**PROBLEM TO SOLVE**.
Below are entries; copy exactly the lines from the one with "Consider the infinite execution trace of a microwave" through the one with "After position 8 the", both included, and leave out the rest.

────────────────────

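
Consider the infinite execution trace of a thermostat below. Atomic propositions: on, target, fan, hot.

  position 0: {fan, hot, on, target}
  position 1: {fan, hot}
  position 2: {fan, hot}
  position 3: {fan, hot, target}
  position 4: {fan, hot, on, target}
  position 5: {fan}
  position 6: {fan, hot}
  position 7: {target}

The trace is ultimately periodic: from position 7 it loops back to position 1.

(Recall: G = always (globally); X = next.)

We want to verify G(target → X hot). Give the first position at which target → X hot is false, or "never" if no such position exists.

4

Check target → X hot at each position in order: 0 ✓, 1 ✓, 2 ✓, 3 ✓.
At position 4 the labels are {fan, hot, on, target} and the next position 5 has {fan}, so target → X hot is false there. This is the first violation.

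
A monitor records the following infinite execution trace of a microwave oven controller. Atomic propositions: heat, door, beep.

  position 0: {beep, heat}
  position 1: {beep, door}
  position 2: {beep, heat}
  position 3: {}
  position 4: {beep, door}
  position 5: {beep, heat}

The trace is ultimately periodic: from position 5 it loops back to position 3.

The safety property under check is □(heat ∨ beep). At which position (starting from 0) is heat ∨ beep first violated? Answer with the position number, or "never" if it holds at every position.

3

Check heat ∨ beep at each position in order: 0 ✓, 1 ✓, 2 ✓.
At position 3 the labels are {}, so heat ∨ beep is false there. This is the first violation.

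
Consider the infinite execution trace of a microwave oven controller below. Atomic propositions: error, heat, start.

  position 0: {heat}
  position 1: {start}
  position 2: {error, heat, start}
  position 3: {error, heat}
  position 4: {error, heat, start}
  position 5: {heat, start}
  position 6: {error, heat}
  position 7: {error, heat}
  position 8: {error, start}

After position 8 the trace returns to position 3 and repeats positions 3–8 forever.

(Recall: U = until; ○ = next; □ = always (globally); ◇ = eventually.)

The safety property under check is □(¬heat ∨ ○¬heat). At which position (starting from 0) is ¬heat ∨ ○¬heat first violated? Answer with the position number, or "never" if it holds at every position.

Check ¬heat ∨ ○¬heat at each position in order: 0 ✓, 1 ✓.
At position 2 the labels are {error, heat, start} and the next position 3 has {error, heat}, so ¬heat ∨ ○¬heat is false there. This is the first violation.

2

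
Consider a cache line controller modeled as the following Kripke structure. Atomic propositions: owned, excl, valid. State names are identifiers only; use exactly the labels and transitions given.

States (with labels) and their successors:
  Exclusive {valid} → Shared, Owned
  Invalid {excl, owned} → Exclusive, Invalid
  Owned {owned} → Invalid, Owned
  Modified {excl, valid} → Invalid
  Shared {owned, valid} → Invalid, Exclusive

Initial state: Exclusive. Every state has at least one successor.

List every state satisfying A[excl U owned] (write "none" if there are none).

{Invalid, Owned, Modified, Shared}

States satisfying excl: {Invalid, Modified}.
States satisfying owned: {Invalid, Owned, Shared}.
States satisfying A[excl U owned]: {Invalid, Owned, Modified, Shared}.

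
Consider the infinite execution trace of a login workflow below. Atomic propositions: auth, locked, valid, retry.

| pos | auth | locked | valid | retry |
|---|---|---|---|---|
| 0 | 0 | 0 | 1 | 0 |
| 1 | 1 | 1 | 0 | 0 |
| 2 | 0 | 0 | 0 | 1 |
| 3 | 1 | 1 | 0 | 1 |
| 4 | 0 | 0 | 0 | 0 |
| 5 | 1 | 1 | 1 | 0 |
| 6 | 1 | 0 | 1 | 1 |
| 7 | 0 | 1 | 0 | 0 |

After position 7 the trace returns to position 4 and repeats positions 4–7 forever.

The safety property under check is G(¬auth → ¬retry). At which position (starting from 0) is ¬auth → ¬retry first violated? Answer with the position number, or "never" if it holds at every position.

Check ¬auth → ¬retry at each position in order: 0 ✓, 1 ✓.
At position 2 the labels are {retry}, so ¬auth → ¬retry is false there. This is the first violation.

2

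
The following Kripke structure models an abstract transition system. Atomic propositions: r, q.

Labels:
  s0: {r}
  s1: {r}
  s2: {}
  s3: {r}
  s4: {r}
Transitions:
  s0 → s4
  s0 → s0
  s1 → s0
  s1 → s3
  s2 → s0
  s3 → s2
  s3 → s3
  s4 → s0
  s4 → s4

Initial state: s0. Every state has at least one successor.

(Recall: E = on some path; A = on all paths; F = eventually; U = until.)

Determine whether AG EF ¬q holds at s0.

States satisfying EF ¬q: {s0, s1, s2, s3, s4}.
States satisfying AG EF ¬q: {s0, s1, s2, s3, s4}.
Every state reachable from s0 satisfies EF ¬q.
s0 ∈ Sat(AG EF ¬q).

Satisfied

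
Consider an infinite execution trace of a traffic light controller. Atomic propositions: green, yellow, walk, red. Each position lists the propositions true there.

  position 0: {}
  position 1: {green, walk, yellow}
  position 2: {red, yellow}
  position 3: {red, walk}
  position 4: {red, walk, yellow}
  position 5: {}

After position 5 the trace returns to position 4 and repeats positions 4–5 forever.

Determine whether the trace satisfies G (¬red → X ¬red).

Does not hold

¬red → X ¬red must hold at every position from 0 onward. It fails at position 1, so G (¬red → X ¬red) is false.
Positions where ¬red holds: 0, 1, 5.
Check X ¬red at each: 0→ok, 1→fails, 5→fails.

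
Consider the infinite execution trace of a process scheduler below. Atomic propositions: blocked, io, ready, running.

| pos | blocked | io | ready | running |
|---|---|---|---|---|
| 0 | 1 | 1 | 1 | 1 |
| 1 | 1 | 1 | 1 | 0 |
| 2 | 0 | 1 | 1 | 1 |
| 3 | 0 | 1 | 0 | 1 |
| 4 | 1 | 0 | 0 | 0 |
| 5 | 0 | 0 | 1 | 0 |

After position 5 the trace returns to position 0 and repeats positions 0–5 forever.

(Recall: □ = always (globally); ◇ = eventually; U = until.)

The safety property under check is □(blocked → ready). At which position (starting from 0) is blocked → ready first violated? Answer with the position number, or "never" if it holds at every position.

4

Check blocked → ready at each position in order: 0 ✓, 1 ✓, 2 ✓, 3 ✓.
At position 4 the labels are {blocked}, so blocked → ready is false there. This is the first violation.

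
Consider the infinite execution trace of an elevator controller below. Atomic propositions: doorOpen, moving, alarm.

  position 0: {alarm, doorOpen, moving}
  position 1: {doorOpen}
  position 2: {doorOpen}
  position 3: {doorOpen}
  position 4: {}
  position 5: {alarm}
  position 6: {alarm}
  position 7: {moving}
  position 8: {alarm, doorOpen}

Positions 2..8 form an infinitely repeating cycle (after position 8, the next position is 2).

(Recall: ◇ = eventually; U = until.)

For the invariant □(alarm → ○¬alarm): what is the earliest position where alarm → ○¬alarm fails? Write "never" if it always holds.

5

Check alarm → ○¬alarm at each position in order: 0 ✓, 1 ✓, 2 ✓, 3 ✓, 4 ✓.
At position 5 the labels are {alarm} and the next position 6 has {alarm}, so alarm → ○¬alarm is false there. This is the first violation.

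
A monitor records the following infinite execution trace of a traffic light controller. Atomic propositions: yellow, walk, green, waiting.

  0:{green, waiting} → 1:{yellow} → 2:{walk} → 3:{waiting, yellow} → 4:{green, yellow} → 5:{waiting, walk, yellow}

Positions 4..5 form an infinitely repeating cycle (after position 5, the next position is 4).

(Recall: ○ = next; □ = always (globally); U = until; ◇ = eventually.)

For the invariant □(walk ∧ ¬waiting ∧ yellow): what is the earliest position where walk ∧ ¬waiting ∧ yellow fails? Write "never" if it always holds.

0

At position 0 the labels are {green, waiting}, so walk ∧ ¬waiting ∧ yellow is false there. This is the first violation.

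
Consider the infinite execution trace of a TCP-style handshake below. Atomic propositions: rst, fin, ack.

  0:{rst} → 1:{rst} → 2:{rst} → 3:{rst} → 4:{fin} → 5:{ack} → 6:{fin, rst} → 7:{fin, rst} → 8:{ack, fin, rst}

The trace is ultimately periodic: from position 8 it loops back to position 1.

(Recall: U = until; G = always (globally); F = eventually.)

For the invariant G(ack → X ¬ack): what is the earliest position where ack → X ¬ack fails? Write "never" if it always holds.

ack → X ¬ack holds at every position 0..8, and those are all the positions the trace ever visits, so the invariant G(ack → X ¬ack) is never violated.

never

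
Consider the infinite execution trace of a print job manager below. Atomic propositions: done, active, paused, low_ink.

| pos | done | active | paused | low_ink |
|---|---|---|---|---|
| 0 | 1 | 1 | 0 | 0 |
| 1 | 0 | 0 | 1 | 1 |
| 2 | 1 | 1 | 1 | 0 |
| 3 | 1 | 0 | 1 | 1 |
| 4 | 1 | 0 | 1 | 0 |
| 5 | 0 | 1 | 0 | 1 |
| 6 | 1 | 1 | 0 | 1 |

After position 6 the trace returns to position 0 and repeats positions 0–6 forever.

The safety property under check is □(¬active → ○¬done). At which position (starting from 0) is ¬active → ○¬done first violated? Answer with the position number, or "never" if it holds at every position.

Check ¬active → ○¬done at each position in order: 0 ✓.
At position 1 the labels are {low_ink, paused} and the next position 2 has {active, done, paused}, so ¬active → ○¬done is false there. This is the first violation.

1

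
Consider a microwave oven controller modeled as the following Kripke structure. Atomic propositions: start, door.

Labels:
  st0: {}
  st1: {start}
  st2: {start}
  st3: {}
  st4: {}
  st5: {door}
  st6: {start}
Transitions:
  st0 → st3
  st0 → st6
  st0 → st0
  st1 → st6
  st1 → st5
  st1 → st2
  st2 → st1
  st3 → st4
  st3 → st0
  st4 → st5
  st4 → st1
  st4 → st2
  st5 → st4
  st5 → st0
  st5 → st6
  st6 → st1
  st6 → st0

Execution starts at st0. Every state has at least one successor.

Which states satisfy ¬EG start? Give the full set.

{st0, st3, st4, st5}

States satisfying start: {st1, st2, st6}.
States satisfying EG start: {st1, st2, st6}.
States satisfying ¬EG start: {st0, st3, st4, st5}.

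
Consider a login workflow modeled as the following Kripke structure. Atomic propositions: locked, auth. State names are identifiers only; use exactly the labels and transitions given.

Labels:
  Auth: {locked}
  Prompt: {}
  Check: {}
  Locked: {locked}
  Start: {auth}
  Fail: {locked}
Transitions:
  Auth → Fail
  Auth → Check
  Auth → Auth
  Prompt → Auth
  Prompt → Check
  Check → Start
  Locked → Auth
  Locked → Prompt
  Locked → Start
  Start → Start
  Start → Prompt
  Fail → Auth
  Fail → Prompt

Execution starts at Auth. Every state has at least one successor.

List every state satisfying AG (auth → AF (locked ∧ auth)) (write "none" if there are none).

States satisfying auth → AF (locked ∧ auth): {Auth, Prompt, Check, Locked, Fail}.
States satisfying AG (auth → AF (locked ∧ auth)): ∅.

none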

────────────────────

**ANSWER SPACE**.
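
Consider the infinite execution trace of a microwave oven controller below. Atomic propositions: error, heat, start.

  position 0: {heat}
  position 1: {start}
  position 2: {error, heat, start}
  position 3: {error, heat}
  position 4: {error, heat, start}
  position 5: {heat, start}
  position 6: {error, heat}
  position 7: {error, heat}
  position 8: {error, start}

After position 8 the trace returns to position 3 and repeats positions 3–8 forever.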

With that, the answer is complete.